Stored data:
= = =
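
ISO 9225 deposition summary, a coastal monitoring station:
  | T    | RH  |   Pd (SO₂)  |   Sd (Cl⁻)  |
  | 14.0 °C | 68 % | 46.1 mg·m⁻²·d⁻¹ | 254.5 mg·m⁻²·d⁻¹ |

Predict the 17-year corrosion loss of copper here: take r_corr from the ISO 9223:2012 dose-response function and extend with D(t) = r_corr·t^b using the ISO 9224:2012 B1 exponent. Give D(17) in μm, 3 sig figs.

D(17) = 10.8 μm

copper: f(T) = -0.080·(T−10) [T>10 °C] = -0.3200
  SO₂ term: 0.0053·46.1^0.26·exp(0.059·68-0.3200) = 0.5758
  Sd branch = 0.01025·Sd^0.27·e^(0.036·RH+0.049·T) = 1.05 μm/a
  sum: 0.5758 + 1.05 → r_corr = 1.626 μm/a
Power-law: D(17) = r_corr · 17^0.667
  D(17) = 1.626 × 17^0.667 = 1.626 × 6.618 = 10.76 μm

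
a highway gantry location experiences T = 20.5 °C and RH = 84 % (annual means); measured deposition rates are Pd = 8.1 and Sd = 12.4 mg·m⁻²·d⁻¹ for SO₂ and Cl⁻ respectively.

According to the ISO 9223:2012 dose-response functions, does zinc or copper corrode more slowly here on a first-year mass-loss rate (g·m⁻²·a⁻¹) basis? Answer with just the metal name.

zinc: T>10 °C ⇒ hinge -0.071·(20.5−10) = -0.7455
  sulphur-dioxide contribution → 0.7323 μm/a
  chloride contribution → 0.822 μm/a
  total first-year rate 1.554 μm/a
  mass loss = 1.554 μm/a × 7.14 g/cm³ = 11.1 g·m⁻²·a⁻¹
copper: temperature factor f = -0.080·(10.5) = -0.8400
  sulphur-dioxide contribution → 0.5598 μm/a
  chloride contribution → 1.136 μm/a
  ⇒ r_corr(copper) = 1.696 μm/a
  mass loss = 1.696 μm/a × 8.96 g/cm³ = 15.2 g·m⁻²·a⁻¹
Ordering by g·m⁻²·a⁻¹: copper (15.2) > zinc (11.1)

zinc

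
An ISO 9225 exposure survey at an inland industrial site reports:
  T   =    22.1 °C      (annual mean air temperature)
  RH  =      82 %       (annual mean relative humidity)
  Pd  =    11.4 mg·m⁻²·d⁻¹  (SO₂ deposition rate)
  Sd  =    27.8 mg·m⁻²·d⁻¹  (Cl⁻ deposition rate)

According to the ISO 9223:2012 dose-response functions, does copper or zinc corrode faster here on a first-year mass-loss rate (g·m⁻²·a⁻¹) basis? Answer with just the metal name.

copper: T>10 °C ⇒ hinge -0.080·(22.1−10) = -0.9680
  SO₂ term: 0.0053·11.4^0.26·exp(0.059·82-0.9680) = 0.4784
  Sd branch = 0.01025·Sd^0.27·e^(0.036·RH+0.049·T) = 1.422 μm/a
  r_corr = 0.4784 + 1.422 = 1.901 μm/a
  mass loss = 1.901 μm/a × 8.96 g/cm³ = 17.03 g·m⁻²·a⁻¹
zinc: f(T) = -0.071·(T−10) [T>10 °C] = -0.8591
  SO₂ term: 0.0129·11.4^0.44·exp(0.046·82-0.8591) = 0.6929
  Cl⁻ term: 0.0175·27.8^0.57·exp(0.008·82+0.085·22.1) = 1.468
  r_corr = 0.6929 + 1.468 = 2.161 μm/a
  mass loss = 2.161 μm/a × 7.14 g/cm³ = 15.43 g·m⁻²·a⁻¹
Ordering by g·m⁻²·a⁻¹: copper (17) > zinc (15.4)

copper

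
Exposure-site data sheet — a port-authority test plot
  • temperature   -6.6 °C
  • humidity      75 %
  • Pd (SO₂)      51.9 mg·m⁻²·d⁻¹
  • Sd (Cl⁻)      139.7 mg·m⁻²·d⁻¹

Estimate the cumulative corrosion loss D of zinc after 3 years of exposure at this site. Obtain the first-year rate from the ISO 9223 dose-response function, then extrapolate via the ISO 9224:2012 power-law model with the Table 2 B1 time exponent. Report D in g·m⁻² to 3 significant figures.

zinc: temperature factor f = +0.038·(-16.6) = -0.6308
  SO₂ term: 0.0129·51.9^0.44·exp(0.046·75-0.6308) = 1.229
  Sd branch = 0.0175·Sd^0.57·e^(0.008·RH+0.085·T) = 0.3039 μm/a
  r_corr = 1.229 + 0.3039 = 1.533 μm/a
Long-term exponent b (ISO 9224 Table 2, B1) = 0.813
  D(3) = 1.533 × 3^0.813 = 1.533 × 2.443 = 3.745 μm
  Mass loss = 3.745 μm × 7.14 g/cm³ = 26.74 g·m⁻²

D(3) = 26.7 g·m⁻²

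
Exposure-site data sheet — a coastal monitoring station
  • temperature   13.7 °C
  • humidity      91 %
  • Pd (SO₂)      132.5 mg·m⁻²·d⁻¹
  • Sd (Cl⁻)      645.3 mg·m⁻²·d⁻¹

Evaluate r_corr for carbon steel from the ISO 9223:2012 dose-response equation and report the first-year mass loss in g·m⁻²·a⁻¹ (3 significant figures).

carbon steel: temperature factor f = -0.054·(3.7) = -0.1998
  sulphur-dioxide contribution → 113.5 μm/a
  chloride contribution → 196.3 μm/a
  total first-year rate 309.8 μm/a
Convert to mass loss: 309.8 μm/a × 7.85 g/cm³ = 2432 g·m⁻²·a⁻¹

r_corr = 2.43e+03 g·m⁻²·a⁻¹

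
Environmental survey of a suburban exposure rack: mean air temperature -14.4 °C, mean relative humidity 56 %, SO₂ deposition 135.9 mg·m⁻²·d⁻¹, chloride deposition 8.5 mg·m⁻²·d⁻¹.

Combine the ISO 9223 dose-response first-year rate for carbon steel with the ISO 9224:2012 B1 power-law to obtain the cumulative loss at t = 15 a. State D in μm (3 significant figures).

carbon steel: f(T) = +0.150·(T−10) [T≤10 °C] = -3.6600
  SO₂ term: 1.77·135.9^0.52·exp(0.02·56-3.6600) = 1.795
  Sd branch = 0.102·Sd^0.62·e^(0.033·RH+0.04·T) = 1.372 μm/a
  sum: 1.795 + 1.372 → r_corr = 3.167 μm/a
Long-term exponent b (ISO 9224 Table 2, B1) = 0.523
  D(15) = 3.167 × 15^0.523 = 3.167 × 4.122 = 13.05 μm

D(15) = 13.1 μm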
= = =
YOUR INSTRUCTIONS — Tally the lines in the records above that contain the string "station" and report only the tally.

EXPECTED ANSWER — 2